Required action:
Each line of the data should be transcribed exactly as given.
====== Recorded data
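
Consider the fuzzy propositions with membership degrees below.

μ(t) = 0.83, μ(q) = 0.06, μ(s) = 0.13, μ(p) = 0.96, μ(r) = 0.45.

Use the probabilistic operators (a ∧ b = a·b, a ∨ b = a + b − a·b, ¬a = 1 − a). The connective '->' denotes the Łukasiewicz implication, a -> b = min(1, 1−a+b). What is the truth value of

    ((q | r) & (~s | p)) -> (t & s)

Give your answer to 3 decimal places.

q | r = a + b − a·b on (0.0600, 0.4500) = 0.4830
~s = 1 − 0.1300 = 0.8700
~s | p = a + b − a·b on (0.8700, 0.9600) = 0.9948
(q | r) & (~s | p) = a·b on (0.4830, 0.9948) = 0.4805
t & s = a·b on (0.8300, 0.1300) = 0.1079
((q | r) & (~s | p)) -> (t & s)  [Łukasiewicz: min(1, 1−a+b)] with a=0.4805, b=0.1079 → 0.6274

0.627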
============
The completed task:
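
Consider the fuzzy propositions with membership degrees below.

μ(t) = 0.83, μ(q) = 0.06, μ(s) = 0.13, μ(p) = 0.96, μ(r) = 0.45.

Use the probabilistic operators (a ∧ b = a·b, a ∨ b = a + b − a·b, ¬a = 1 − a). The connective '->' denotes the Łukasiewicz implication, a -> b = min(1, 1−a+b). What is the truth value of

    ((q | r) & (~s | p)) -> (t & s)

Give your answer to 3 decimal places.

q | r = a + b − a·b on (0.0600, 0.4500) = 0.4830
~s = 1 − 0.1300 = 0.8700
~s | p = a + b − a·b on (0.8700, 0.9600) = 0.9948
(q | r) & (~s | p) = a·b on (0.4830, 0.9948) = 0.4805
t & s = a·b on (0.8300, 0.1300) = 0.1079
((q | r) & (~s | p)) -> (t & s)  [Łukasiewicz: min(1, 1−a+b)] with a=0.4805, b=0.1079 → 0.6274

0.627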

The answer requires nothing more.